* EXERCISE BRIEF: Write out, word for word, every line in the data below from the one containing "Show directly from" to the one containing "Verify from the", both of them included.

[Excerpts from a dataset]
+ + + + + + +

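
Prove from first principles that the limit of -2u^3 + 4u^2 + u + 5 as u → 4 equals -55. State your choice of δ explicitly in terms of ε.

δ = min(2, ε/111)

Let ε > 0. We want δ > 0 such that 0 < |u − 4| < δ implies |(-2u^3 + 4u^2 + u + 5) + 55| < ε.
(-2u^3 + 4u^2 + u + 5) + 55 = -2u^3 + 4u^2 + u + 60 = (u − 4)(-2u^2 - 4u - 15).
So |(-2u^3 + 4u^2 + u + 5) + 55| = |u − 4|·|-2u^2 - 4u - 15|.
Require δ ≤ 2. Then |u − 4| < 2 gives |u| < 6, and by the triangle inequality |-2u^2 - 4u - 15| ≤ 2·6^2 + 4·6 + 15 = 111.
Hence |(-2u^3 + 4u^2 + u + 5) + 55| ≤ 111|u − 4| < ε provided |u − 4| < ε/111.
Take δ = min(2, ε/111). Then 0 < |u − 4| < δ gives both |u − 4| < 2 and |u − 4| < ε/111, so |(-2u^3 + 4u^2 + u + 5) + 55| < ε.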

+ + + + + + +

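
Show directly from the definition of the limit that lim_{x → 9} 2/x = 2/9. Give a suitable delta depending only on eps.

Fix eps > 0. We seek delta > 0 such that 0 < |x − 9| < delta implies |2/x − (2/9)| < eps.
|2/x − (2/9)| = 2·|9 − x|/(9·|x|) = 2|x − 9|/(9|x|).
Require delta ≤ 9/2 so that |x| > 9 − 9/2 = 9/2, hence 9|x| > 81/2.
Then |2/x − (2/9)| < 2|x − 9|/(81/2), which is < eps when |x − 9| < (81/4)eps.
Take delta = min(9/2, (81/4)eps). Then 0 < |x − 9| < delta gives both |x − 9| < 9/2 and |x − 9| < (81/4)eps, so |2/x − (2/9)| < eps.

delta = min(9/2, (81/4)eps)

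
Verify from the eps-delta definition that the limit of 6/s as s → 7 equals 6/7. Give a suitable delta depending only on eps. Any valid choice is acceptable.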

+ + + + + + +

* ANSWER BOX:
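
Show directly from the definition of the limit that lim_{x → 9} 2/x = 2/9. Give a suitable delta depending only on eps.

Fix eps > 0. We seek delta > 0 such that 0 < |x − 9| < delta implies |2/x − (2/9)| < eps.
|2/x − (2/9)| = 2·|9 − x|/(9·|x|) = 2|x − 9|/(9|x|).
Require delta ≤ 9/2 so that |x| > 9 − 9/2 = 9/2, hence 9|x| > 81/2.
Then |2/x − (2/9)| < 2|x − 9|/(81/2), which is < eps when |x − 9| < (81/4)eps.
Take delta = min(9/2, (81/4)eps). Then 0 < |x − 9| < delta gives both |x − 9| < 9/2 and |x − 9| < (81/4)eps, so |2/x − (2/9)| < eps.

delta = min(9/2, (81/4)eps)

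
Verify from the eps-delta definition that the limit of 6/s as s → 7 equals 6/7. Give a suitable delta depending only on eps. Any valid choice is acceptable.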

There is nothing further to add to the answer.